• **WHAT THE TASK REQUIRES**
Reproduce the lines below exactly, starting at the one containing "Gather x: -1^3" and stopping at the final line.

• **MATERIAL SUPPLIED**
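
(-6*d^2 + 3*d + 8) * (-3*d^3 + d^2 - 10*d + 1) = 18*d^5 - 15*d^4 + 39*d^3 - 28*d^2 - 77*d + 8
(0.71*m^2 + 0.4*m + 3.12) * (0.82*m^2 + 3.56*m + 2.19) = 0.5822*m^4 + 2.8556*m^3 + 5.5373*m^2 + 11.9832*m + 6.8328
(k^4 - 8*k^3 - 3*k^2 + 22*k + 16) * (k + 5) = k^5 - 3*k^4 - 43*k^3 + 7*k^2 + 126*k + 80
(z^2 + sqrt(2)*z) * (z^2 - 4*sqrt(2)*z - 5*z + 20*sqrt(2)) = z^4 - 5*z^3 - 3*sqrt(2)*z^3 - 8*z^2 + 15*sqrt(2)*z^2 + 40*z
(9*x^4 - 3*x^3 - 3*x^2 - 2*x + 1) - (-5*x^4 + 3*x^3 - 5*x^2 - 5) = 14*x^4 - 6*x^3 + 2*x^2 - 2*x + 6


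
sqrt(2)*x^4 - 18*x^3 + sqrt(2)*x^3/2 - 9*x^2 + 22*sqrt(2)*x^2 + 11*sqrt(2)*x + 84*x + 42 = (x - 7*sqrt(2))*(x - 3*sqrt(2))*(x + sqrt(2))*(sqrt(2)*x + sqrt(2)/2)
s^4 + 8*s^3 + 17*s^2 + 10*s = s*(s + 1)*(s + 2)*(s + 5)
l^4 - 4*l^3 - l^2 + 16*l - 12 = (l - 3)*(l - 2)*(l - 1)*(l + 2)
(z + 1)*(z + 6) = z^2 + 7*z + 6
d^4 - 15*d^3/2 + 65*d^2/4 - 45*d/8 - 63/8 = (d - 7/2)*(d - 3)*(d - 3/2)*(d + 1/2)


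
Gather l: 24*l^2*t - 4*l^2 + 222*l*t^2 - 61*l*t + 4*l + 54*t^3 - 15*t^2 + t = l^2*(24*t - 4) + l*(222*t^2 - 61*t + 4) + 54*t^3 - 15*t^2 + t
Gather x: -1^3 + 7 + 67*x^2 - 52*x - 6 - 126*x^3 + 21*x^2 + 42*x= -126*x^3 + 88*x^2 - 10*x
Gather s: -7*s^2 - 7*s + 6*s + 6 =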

• **REPLY**
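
Gather x: -1^3 + 7 + 67*x^2 - 52*x - 6 - 126*x^3 + 21*x^2 + 42*x= -126*x^3 + 88*x^2 - 10*x
Gather s: -7*s^2 - 7*s + 6*s + 6 =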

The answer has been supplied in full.